§ ACTION ITEM
Copy each line of the records that holds the string "placed".

(Saved data entries)
--
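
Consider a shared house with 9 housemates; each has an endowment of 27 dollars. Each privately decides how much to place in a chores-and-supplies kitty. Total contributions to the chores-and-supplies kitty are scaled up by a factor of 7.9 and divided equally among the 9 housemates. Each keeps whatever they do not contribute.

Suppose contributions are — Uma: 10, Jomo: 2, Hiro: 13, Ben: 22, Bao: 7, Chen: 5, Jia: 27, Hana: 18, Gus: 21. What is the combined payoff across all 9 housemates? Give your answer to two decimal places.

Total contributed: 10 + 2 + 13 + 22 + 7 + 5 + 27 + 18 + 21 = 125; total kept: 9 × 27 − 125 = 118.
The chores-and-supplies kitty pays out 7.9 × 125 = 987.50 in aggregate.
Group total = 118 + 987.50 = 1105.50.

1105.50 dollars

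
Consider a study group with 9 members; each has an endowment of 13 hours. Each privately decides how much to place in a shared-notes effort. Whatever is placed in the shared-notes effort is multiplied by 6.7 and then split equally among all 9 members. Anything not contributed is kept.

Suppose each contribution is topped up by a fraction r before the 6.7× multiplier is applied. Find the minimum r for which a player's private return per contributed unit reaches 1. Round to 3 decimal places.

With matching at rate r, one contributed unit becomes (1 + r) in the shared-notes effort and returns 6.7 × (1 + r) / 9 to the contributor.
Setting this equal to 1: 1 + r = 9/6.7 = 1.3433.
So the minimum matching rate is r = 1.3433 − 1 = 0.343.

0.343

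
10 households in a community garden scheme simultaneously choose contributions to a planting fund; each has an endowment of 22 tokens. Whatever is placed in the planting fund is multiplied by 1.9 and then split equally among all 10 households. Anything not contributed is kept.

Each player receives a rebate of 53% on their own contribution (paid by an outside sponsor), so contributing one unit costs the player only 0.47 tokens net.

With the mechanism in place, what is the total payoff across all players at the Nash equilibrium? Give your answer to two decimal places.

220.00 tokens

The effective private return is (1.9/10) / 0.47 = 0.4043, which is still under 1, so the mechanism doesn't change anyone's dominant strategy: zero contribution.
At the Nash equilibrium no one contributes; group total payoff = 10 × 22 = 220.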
--
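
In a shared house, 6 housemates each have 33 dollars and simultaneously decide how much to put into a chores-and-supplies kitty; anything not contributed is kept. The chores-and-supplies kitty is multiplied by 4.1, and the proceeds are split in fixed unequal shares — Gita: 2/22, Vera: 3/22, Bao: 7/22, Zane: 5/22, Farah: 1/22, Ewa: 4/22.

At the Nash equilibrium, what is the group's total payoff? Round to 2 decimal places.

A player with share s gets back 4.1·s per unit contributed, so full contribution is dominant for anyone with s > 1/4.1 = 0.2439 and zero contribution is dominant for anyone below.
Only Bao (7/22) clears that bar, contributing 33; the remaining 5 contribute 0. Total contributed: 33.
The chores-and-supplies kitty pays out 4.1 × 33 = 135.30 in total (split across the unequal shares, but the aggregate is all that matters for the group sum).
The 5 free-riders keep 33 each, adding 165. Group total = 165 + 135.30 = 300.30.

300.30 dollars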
--
§ REPLY
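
Consider a study group with 9 members; each has an endowment of 13 hours. Each privately decides how much to place in a shared-notes effort. Whatever is placed in the shared-notes effort is multiplied by 6.7 and then split equally among all 9 members. Anything not contributed is kept.
10 households in a community garden scheme simultaneously choose contributions to a planting fund; each has an endowment of 22 tokens. Whatever is placed in the planting fund is multiplied by 1.9 and then split equally among all 10 households. Anything not contributed is kept.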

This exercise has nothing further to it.